Retype the listing without any alteration.

= Beginning of Section =

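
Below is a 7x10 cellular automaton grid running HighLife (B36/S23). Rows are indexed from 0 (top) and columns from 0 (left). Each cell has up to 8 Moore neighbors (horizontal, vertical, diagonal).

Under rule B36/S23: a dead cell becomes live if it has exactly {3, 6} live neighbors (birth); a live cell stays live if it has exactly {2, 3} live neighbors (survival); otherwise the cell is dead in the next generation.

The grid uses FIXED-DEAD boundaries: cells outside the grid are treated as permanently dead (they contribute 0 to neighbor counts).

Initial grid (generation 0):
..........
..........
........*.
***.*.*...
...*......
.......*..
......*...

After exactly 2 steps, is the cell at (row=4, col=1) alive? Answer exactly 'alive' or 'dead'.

Answer: alive

Derivation:
Simulating step by step:
Generation 0 (given above): 9 live cells
Generation 1: 7 live cells
..........
..........
.*........
.***......
.***......
..........
..........
Generation 2: 6 live cells
..........
..........
.*........
*..*......
.*.*......
..*.......
..........

Cell (4,1) at generation 2: 1 -> alive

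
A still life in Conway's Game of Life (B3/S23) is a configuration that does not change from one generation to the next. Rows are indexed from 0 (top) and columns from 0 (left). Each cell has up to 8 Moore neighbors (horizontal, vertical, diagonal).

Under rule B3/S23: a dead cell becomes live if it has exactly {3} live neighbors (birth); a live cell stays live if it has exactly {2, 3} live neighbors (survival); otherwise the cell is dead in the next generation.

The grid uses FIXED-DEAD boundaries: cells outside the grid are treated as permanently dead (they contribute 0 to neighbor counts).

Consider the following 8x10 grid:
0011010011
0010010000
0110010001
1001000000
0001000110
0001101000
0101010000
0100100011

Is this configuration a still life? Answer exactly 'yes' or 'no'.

Answer: no

Derivation:
Compute generation 1 and compare to generation 0 (given above):
Generation 1:
0011100000
0000011011
0111100000
0101100010
0011000100
0001011100
0001010000
0010100000
Cell (0,4) differs: gen0=0 vs gen1=1 -> NOT a still life.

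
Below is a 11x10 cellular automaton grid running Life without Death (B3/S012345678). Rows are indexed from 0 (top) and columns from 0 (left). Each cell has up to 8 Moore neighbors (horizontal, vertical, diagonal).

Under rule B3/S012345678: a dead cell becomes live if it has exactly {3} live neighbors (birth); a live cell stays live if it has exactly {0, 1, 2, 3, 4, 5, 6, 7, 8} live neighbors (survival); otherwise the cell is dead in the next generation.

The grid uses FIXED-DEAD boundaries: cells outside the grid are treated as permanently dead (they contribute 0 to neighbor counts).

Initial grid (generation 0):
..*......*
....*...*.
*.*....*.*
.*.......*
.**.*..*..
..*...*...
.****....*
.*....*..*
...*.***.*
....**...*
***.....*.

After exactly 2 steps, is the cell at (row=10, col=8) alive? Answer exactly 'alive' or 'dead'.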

= End of Section =

RESULT OF THE EXERCISE:
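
Below is a 7x10 cellular automaton grid running HighLife (B36/S23). Rows are indexed from 0 (top) and columns from 0 (left). Each cell has up to 8 Moore neighbors (horizontal, vertical, diagonal).

Under rule B36/S23: a dead cell becomes live if it has exactly {3, 6} live neighbors (birth); a live cell stays live if it has exactly {2, 3} live neighbors (survival); otherwise the cell is dead in the next generation.

The grid uses FIXED-DEAD boundaries: cells outside the grid are treated as permanently dead (they contribute 0 to neighbor counts).

Initial grid (generation 0):
..........
..........
........*.
***.*.*...
...*......
.......*..
......*...

After exactly 2 steps, is the cell at (row=4, col=1) alive? Answer exactly 'alive' or 'dead'.

Answer: alive

Derivation:
Simulating step by step:
Generation 0 (given above): 9 live cells
Generation 1: 7 live cells
..........
..........
.*........
.***......
.***......
..........
..........
Generation 2: 6 live cells
..........
..........
.*........
*..*......
.*.*......
..*.......
..........

Cell (4,1) at generation 2: 1 -> alive

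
A still life in Conway's Game of Life (B3/S23) is a configuration that does not change from one generation to the next. Rows are indexed from 0 (top) and columns from 0 (left). Each cell has up to 8 Moore neighbors (horizontal, vertical, diagonal).

Under rule B3/S23: a dead cell becomes live if it has exactly {3} live neighbors (birth); a live cell stays live if it has exactly {2, 3} live neighbors (survival); otherwise the cell is dead in the next generation.

The grid uses FIXED-DEAD boundaries: cells outside the grid are treated as permanently dead (they contribute 0 to neighbor counts).

Consider the following 8x10 grid:
0011010011
0010010000
0110010001
1001000000
0001000110
0001101000
0101010000
0100100011

Is this configuration a still life? Answer exactly 'yes' or 'no'.

Answer: no

Derivation:
Compute generation 1 and compare to generation 0 (given above):
Generation 1:
0011100000
0000011011
0111100000
0101100010
0011000100
0001011100
0001010000
0010100000
Cell (0,4) differs: gen0=0 vs gen1=1 -> NOT a still life.

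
Below is a 11x10 cellular automaton grid running Life without Death (B3/S012345678). Rows are indexed from 0 (top) and columns from 0 (left). Each cell has up to 8 Moore neighbors (horizontal, vertical, diagonal).

Under rule B3/S012345678: a dead cell becomes live if it has exactly {3} live neighbors (birth); a live cell stays live if it has exactly {0, 1, 2, 3, 4, 5, 6, 7, 8} live neighbors (survival); otherwise the cell is dead in the next generation.

The grid uses FIXED-DEAD boundaries: cells outside the grid are treated as permanently dead (they contribute 0 to neighbor counts).

Initial grid (generation 0):
..*......*
....*...*.
*.*....*.*
.*.......*
.**.*..*..
..*...*...
.****....*
.*....*..*
...*.***.*
....**...*
***.....*.

After exactly 2 steps, is the cell at (row=10, col=8) alive? Answer exactly 'alive' or 'dead'.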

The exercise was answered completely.